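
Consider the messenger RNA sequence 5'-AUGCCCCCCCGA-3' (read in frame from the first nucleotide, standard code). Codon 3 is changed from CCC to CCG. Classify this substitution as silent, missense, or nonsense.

Position 9 falls in codon 3: CCC → Pro.
After the substitution the codon is CCG → Pro.
Both encode Pro, so the change is synonymous.

silent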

......

▸ **Exercise directions**: Each entry above is to be transcribed exactly as it was written.

▸ **Exercise result**:
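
Consider the messenger RNA sequence 5'-AUGCCCCCCCGA-3' (read in frame from the first nucleotide, standard code). Codon 3 is changed from CCC to CCG. Classify this substitution as silent, missense, or nonsense.

Position 9 falls in codon 3: CCC → Pro.
After the substitution the codon is CCG → Pro.
Both encode Pro, so the change is synonymous.

silent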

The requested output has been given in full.